WHAT YOU ARE ASKED TO DO:
Look at each line of the listing. Copy those that hold the string "attachment".

SOURCE MATERIAL:
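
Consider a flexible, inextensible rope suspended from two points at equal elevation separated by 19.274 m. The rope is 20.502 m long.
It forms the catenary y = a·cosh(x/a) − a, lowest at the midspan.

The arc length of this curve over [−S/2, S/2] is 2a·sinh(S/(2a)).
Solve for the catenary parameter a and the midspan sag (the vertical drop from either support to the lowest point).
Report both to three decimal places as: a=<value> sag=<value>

a=15.733 sag=3.045

seed: a₀ = √(S³/(24(L−S))) = √(19.274³/(24·1.228)) = 15.586657
iter 1: u=0.618285  f(a)=+2.369e-02  f'(a)=-1.637e-01  a ← 15.586657 − (+2.369e-02/-1.637e-01) = 15.731372
iter 2: u=0.612598  f(a)=+3.339e-04  f'(a)=-1.591e-01  a ← 15.731372 − (+3.339e-04/-1.591e-01) = 15.733471
iter 3: u=0.612516  f(a)=+6.847e-08  f'(a)=-1.590e-01  a ← 15.733471 − (+6.847e-08/-1.590e-01) = 15.733472
iter 4: u=0.612516  f(a)=+7.105e-15  f'(a)=-1.590e-01  a ← 15.733472 − (+7.105e-15/-1.590e-01) = 15.733472
converged: |Δa| < 1e-12 after 4 iterations
sag = a·(cosh(S/(2a)) − 1) = 15.733472·(cosh(0.612516) − 1) = 3.044844
T_max/T_min = cosh(S/(2a)) = 1.193527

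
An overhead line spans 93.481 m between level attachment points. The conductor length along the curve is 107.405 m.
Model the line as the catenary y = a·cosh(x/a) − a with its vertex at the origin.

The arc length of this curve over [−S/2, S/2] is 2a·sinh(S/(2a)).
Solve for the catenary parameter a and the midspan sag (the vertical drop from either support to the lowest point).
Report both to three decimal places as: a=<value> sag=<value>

a=50.511 sag=23.214

seed: a₀ = √(S³/(24(L−S))) = √(93.481³/(24·13.924)) = 49.442155
iter 1: u=0.945357  f(a)=+6.356e-01  f'(a)=-6.152e-01  a ← 49.442155 − (+6.356e-01/-6.152e-01) = 50.475290
iter 2: u=0.926008  f(a)=+2.047e-02  f'(a)=-5.762e-01  a ← 50.475290 − (+2.047e-02/-5.762e-01) = 50.510815
iter 3: u=0.925356  f(a)=+2.279e-05  f'(a)=-5.749e-01  a ← 50.510815 − (+2.279e-05/-5.749e-01) = 50.510854
iter 4: u=0.925356  f(a)=+2.832e-11  f'(a)=-5.749e-01  a ← 50.510854 − (+2.832e-11/-5.749e-01) = 50.510854
converged: |Δa| < 1e-12 after 4 iterations
sag = a·(cosh(S/(2a)) − 1) = 50.510854·(cosh(0.925356) − 1) = 23.213666
T_max/T_min = cosh(S/(2a)) = 1.459578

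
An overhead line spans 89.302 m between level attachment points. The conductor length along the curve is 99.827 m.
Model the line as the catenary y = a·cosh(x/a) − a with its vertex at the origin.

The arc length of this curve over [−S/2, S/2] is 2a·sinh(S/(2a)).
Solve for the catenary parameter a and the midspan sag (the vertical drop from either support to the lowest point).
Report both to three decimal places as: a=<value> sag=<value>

a=54.012 sag=19.532

seed: a₀ = √(S³/(24(L−S))) = √(89.302³/(24·10.525)) = 53.097626
iter 1: u=0.840923  f(a)=+3.785e-01  f'(a)=-4.252e-01  a ← 53.097626 − (+3.785e-01/-4.252e-01) = 53.987733
iter 2: u=0.827058  f(a)=+9.727e-03  f'(a)=-4.036e-01  a ← 53.987733 − (+9.727e-03/-4.036e-01) = 54.011834
iter 3: u=0.826689  f(a)=+6.800e-06  f'(a)=-4.030e-01  a ← 54.011834 − (+6.800e-06/-4.030e-01) = 54.011851
iter 4: u=0.826689  f(a)=+3.325e-12  f'(a)=-4.030e-01  a ← 54.011851 − (+3.325e-12/-4.030e-01) = 54.011851
converged: |Δa| < 1e-12 after 4 iterations
sag = a·(cosh(S/(2a)) − 1) = 54.011851·(cosh(0.826689) − 1) = 19.531589
T_max/T_min = cosh(S/(2a)) = 1.361617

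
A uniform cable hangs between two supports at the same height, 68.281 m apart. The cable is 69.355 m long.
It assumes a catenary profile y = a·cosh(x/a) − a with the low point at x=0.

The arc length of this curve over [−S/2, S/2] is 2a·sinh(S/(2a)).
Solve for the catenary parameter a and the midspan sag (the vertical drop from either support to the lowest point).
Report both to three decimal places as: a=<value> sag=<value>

seed: a₀ = √(S³/(24(L−S))) = √(68.281³/(24·1.074)) = 111.132747
iter 1: u=0.307205  f(a)=+5.079e-03  f'(a)=-1.951e-02  a ← 111.132747 − (+5.079e-03/-1.951e-02) = 111.393074
iter 2: u=0.306487  f(a)=+1.790e-05  f'(a)=-1.937e-02  a ← 111.393074 − (+1.790e-05/-1.937e-02) = 111.393999
iter 3: u=0.306484  f(a)=+2.242e-10  f'(a)=-1.937e-02  a ← 111.393999 − (+2.242e-10/-1.937e-02) = 111.393999
iter 4: u=0.306484  f(a)=-1.421e-14  f'(a)=-1.937e-02  a ← 111.393999 − (-1.421e-14/-1.937e-02) = 111.393999
converged: |Δa| < 1e-12 after 4 iterations
sag = a·(cosh(S/(2a)) − 1) = 111.393999·(cosh(0.306484) − 1) = 5.272843
T_max/T_min = cosh(S/(2a)) = 1.047335

a=111.394 sag=5.273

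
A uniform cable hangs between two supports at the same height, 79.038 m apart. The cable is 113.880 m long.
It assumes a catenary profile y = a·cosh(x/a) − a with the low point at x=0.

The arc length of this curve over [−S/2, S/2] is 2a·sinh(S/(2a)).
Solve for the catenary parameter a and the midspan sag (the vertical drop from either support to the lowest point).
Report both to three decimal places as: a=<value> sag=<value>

seed: a₀ = √(S³/(24(L−S))) = √(79.038³/(24·34.842)) = 24.299467
iter 1: u=1.626332  f(a)=+4.909e+00  f'(a)=-3.701e+00  a ← 24.299467 − (+4.909e+00/-3.701e+00) = 25.625658
iter 2: u=1.542165  f(a)=+4.305e-01  f'(a)=-3.078e+00  a ← 25.625658 − (+4.305e-01/-3.078e+00) = 25.765517
iter 3: u=1.533794  f(a)=+4.015e-03  f'(a)=-3.021e+00  a ← 25.765517 − (+4.015e-03/-3.021e+00) = 25.766846
iter 4: u=1.533715  f(a)=+3.563e-07  f'(a)=-3.021e+00  a ← 25.766846 − (+3.563e-07/-3.021e+00) = 25.766846
iter 5: u=1.533715  f(a)=+1.421e-14  f'(a)=-3.021e+00  a ← 25.766846 − (+1.421e-14/-3.021e+00) = 25.766846
converged: |Δa| < 1e-12 after 5 iterations
sag = a·(cosh(S/(2a)) − 1) = 25.766846·(cosh(1.533715) − 1) = 36.731906
T_max/T_min = cosh(S/(2a)) = 2.425549

a=25.767 sag=36.732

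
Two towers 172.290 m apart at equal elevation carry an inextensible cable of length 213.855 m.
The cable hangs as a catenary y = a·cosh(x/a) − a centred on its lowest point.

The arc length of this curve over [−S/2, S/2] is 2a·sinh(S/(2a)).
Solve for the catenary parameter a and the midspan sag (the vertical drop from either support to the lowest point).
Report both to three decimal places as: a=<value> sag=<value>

seed: a₀ = √(S³/(24(L−S))) = √(172.290³/(24·41.565)) = 71.601248
iter 1: u=1.203121  f(a)=+3.114e+00  f'(a)=-1.338e+00  a ← 71.601248 − (+3.114e+00/-1.338e+00) = 73.928656
iter 2: u=1.165245  f(a)=+1.583e-01  f'(a)=-1.205e+00  a ← 73.928656 − (+1.583e-01/-1.205e+00) = 74.059997
iter 3: u=1.163179  f(a)=+4.574e-04  f'(a)=-1.198e+00  a ← 74.059997 − (+4.574e-04/-1.198e+00) = 74.060379
iter 4: u=1.163173  f(a)=+3.844e-09  f'(a)=-1.198e+00  a ← 74.060379 − (+3.844e-09/-1.198e+00) = 74.060379
iter 5: u=1.163173  f(a)=+2.842e-14  f'(a)=-1.198e+00  a ← 74.060379 − (+2.842e-14/-1.198e+00) = 74.060379
converged: |Δa| < 1e-12 after 5 iterations
sag = a·(cosh(S/(2a)) − 1) = 74.060379·(cosh(1.163173) − 1) = 56.010486
T_max/T_min = cosh(S/(2a)) = 1.756281

a=74.060 sag=56.010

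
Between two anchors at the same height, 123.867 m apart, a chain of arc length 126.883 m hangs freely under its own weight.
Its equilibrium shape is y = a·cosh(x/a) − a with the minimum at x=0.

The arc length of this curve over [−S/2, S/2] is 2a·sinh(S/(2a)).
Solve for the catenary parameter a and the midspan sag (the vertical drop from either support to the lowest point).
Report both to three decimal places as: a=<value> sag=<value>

a=162.625 sag=11.937

seed: a₀ = √(S³/(24(L−S))) = √(123.867³/(24·3.016)) = 162.036233
iter 1: u=0.382220  f(a)=+2.211e-02  f'(a)=-3.777e-02  a ← 162.036233 − (+2.211e-02/-3.777e-02) = 162.621507
iter 2: u=0.380844  f(a)=+1.204e-04  f'(a)=-3.736e-02  a ← 162.621507 − (+1.204e-04/-3.736e-02) = 162.624728
iter 3: u=0.380837  f(a)=+3.610e-09  f'(a)=-3.736e-02  a ← 162.624728 − (+3.610e-09/-3.736e-02) = 162.624728
iter 4: u=0.380837  f(a)=+0.000e+00  f'(a)=-3.736e-02  a ← 162.624728 − (+0.000e+00/-3.736e-02) = 162.624728
converged: |Δa| < 1e-12 after 4 iterations
sag = a·(cosh(S/(2a)) − 1) = 162.624728·(cosh(0.380837) − 1) = 11.936511
T_max/T_min = cosh(S/(2a)) = 1.073399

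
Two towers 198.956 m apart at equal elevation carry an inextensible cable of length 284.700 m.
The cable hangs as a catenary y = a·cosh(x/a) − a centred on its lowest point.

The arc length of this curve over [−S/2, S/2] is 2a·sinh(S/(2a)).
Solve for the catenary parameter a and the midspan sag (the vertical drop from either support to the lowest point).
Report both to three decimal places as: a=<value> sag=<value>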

SOLUTION:
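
An overhead line spans 93.481 m between level attachment points. The conductor length along the curve is 107.405 m.
An overhead line spans 89.302 m between level attachment points. The conductor length along the curve is 99.827 m.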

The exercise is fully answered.